Requirement: Below are lines of data; restate word for word those running from the line containing "5: ADDGE r1, r0, #0x3f" to the line containing "The reported final", inclusive, and no others.

(Records from a collection)
= = =
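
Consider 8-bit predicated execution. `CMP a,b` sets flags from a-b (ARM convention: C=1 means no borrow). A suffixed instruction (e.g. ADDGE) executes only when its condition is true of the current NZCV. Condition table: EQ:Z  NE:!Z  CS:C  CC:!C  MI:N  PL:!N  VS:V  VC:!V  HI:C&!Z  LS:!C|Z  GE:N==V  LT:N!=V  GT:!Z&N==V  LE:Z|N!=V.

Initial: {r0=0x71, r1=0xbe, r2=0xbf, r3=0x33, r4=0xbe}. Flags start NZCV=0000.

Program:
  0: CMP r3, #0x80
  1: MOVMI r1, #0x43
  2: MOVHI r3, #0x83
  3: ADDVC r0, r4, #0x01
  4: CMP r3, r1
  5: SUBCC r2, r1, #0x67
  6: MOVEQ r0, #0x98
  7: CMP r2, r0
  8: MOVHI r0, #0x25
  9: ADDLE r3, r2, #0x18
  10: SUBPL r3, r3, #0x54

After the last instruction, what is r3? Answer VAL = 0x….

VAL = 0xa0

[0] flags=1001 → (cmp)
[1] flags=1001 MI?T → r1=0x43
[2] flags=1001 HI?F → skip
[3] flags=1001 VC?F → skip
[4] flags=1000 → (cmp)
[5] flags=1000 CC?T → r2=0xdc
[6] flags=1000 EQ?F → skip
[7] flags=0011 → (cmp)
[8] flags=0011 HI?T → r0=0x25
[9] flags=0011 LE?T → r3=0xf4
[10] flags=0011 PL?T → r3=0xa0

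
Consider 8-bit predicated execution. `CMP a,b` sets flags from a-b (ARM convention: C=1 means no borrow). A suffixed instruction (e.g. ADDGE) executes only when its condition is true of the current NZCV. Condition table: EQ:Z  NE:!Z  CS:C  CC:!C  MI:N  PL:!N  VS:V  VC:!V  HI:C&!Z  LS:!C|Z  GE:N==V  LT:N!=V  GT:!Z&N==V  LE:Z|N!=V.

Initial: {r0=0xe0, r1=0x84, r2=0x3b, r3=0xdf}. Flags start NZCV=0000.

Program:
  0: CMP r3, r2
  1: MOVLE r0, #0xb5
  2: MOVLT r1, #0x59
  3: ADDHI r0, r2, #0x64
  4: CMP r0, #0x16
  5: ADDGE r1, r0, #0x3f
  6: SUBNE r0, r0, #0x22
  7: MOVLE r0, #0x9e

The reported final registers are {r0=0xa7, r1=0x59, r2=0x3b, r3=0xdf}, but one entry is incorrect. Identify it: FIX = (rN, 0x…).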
= = =
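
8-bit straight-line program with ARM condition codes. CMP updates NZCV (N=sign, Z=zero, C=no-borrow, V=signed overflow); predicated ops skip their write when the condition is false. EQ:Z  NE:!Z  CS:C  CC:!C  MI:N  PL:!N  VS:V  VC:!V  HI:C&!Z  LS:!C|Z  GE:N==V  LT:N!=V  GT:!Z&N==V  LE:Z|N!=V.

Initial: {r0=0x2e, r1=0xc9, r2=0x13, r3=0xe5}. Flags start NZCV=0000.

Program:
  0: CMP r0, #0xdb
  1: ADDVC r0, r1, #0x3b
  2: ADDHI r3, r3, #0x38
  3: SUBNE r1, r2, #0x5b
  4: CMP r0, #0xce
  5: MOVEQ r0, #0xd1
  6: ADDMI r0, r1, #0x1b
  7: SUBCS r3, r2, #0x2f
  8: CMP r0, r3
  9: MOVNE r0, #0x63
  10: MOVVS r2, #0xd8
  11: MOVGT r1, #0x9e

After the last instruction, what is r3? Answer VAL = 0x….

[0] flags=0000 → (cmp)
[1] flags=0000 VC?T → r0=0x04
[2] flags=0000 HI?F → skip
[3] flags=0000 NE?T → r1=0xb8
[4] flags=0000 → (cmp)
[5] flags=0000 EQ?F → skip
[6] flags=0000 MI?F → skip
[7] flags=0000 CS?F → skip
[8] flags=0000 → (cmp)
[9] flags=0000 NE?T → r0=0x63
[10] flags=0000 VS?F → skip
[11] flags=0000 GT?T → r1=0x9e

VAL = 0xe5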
= = =
Response:
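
  5: ADDGE r1, r0, #0x3f
  6: SUBNE r0, r0, #0x22
  7: MOVLE r0, #0x9e

The reported final registers are {r0=0xa7, r1=0x59, r2=0x3b, r3=0xdf}, but one entry is incorrect. Identify it: FIX = (rN, 0x…).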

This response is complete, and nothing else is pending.